▶ INSTRUCTIONS TO FOLLOW
I would like every line of the records below that contains the word "chips" copied.
= = =
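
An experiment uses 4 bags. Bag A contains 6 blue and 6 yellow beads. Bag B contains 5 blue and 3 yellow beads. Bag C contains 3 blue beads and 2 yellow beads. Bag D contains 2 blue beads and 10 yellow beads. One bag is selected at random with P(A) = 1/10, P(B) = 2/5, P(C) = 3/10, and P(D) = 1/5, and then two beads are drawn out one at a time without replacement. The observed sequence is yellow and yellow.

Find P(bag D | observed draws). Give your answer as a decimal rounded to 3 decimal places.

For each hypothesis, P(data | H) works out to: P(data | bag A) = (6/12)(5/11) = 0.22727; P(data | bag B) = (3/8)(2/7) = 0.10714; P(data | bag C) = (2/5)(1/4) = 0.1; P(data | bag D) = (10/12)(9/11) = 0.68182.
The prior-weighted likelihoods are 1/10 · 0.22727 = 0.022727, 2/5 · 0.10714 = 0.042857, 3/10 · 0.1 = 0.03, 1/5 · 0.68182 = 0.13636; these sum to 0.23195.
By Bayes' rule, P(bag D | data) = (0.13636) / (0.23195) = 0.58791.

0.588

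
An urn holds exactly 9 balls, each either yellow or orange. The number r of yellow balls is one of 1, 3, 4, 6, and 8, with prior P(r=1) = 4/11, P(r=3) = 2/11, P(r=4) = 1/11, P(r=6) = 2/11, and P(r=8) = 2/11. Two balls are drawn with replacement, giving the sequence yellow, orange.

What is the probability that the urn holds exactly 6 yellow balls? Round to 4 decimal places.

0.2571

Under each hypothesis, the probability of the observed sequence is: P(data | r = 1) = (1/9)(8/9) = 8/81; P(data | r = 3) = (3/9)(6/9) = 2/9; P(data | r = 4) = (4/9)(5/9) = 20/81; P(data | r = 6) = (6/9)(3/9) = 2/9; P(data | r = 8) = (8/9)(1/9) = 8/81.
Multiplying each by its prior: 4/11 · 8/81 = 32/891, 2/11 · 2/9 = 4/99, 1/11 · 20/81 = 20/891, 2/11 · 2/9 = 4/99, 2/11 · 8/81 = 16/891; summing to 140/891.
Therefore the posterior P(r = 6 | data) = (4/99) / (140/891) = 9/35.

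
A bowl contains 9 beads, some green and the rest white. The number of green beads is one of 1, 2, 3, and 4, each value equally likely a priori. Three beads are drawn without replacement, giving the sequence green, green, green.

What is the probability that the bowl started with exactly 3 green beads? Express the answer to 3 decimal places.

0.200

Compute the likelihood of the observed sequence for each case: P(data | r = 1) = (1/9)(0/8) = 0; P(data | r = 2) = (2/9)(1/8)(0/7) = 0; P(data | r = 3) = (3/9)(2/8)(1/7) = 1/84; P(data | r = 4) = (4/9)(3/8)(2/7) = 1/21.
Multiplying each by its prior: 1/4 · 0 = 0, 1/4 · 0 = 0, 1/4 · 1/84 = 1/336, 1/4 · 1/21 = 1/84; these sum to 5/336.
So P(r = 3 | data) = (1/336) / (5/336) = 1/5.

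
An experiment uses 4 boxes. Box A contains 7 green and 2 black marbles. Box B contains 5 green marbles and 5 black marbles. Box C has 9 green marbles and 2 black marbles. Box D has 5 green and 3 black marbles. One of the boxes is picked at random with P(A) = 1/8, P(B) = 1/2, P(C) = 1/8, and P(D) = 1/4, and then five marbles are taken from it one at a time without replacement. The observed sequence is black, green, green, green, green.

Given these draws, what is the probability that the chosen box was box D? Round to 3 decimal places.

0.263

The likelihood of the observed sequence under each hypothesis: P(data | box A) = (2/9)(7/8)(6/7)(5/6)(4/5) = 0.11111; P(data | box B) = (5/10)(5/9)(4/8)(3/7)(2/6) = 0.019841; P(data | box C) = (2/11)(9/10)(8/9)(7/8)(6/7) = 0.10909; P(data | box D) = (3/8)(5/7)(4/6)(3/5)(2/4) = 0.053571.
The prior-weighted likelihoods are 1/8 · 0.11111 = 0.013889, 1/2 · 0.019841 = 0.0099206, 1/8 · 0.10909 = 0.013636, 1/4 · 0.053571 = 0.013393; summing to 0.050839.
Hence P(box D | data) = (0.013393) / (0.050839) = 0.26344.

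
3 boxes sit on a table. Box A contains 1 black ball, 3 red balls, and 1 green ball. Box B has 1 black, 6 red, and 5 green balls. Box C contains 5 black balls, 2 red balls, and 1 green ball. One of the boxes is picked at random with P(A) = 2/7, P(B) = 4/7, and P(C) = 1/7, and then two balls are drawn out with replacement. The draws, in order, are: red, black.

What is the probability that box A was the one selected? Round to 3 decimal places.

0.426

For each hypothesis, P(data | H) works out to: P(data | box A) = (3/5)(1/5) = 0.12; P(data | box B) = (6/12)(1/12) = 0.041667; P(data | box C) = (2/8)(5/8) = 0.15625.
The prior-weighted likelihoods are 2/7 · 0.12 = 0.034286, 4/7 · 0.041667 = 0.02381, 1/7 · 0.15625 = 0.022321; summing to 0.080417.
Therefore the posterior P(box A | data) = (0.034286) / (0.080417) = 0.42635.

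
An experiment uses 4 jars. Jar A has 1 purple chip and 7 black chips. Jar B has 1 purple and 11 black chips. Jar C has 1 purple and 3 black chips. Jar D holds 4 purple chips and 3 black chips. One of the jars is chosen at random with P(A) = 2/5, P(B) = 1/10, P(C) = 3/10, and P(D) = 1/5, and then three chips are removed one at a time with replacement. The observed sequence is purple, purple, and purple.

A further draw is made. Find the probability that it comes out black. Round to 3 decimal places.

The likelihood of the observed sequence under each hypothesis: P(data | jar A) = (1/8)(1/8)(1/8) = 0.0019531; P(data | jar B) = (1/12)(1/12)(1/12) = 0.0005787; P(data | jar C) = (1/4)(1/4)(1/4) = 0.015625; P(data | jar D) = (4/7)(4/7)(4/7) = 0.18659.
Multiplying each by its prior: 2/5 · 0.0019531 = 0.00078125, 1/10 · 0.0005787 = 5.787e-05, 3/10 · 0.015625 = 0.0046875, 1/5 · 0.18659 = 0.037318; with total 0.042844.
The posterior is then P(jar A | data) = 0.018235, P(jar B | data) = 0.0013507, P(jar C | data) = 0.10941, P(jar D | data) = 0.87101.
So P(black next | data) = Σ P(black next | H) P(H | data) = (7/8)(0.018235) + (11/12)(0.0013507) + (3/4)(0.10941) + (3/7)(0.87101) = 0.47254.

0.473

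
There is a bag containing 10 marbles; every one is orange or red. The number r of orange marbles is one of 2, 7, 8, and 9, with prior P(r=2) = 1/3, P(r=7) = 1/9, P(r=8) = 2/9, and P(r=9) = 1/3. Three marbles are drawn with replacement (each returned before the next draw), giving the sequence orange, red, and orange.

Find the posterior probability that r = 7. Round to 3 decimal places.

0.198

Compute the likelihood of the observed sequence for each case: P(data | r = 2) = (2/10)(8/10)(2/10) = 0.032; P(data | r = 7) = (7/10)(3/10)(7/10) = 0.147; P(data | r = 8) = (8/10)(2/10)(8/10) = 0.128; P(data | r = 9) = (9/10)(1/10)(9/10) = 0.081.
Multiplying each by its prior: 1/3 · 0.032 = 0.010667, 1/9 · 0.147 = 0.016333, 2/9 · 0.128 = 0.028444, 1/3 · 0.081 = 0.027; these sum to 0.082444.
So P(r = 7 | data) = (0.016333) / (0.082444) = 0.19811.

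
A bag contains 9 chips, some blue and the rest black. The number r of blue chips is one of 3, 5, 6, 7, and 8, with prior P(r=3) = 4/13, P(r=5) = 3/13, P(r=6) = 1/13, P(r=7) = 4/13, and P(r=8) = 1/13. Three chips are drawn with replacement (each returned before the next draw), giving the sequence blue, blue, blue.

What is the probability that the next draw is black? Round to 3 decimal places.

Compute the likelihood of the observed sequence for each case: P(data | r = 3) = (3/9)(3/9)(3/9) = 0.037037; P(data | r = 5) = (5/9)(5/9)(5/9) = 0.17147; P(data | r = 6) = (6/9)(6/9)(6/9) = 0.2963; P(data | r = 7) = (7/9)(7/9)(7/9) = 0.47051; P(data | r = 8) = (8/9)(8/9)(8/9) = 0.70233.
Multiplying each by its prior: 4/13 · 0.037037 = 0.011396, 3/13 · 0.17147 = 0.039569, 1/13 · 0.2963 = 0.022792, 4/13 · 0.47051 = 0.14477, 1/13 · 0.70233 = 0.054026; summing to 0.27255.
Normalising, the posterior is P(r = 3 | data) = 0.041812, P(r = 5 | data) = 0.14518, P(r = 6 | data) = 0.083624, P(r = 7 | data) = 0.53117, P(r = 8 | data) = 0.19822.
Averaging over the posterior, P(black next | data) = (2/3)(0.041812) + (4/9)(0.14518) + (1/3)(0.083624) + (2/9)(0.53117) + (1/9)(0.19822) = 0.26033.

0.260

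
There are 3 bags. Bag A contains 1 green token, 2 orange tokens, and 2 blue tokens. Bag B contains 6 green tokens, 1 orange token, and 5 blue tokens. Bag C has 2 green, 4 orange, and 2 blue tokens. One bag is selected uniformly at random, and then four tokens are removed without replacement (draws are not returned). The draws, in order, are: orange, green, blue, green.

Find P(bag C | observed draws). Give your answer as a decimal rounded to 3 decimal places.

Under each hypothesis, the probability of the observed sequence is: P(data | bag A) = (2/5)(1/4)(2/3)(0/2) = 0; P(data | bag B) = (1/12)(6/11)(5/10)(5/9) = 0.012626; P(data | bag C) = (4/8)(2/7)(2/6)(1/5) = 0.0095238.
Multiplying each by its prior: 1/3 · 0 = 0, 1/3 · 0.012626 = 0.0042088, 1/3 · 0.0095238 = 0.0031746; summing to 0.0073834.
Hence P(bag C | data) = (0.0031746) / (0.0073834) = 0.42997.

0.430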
= = =
▶ SOLVED EXERCISE
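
An experiment uses 4 jars. Jar A has 1 purple chip and 7 black chips. Jar B has 1 purple and 11 black chips. Jar C has 1 purple and 3 black chips. Jar D holds 4 purple chips and 3 black chips. One of the jars is chosen at random with P(A) = 2/5, P(B) = 1/10, P(C) = 3/10, and P(D) = 1/5, and then three chips are removed one at a time with replacement. The observed sequence is purple, purple, and purple.
A bag contains 9 chips, some blue and the rest black. The number r of blue chips is one of 3, 5, 6, 7, and 8, with prior P(r=3) = 4/13, P(r=5) = 3/13, P(r=6) = 1/13, P(r=7) = 4/13, and P(r=8) = 1/13. Three chips are drawn with replacement (each returned before the next draw), giving the sequence blue, blue, blue.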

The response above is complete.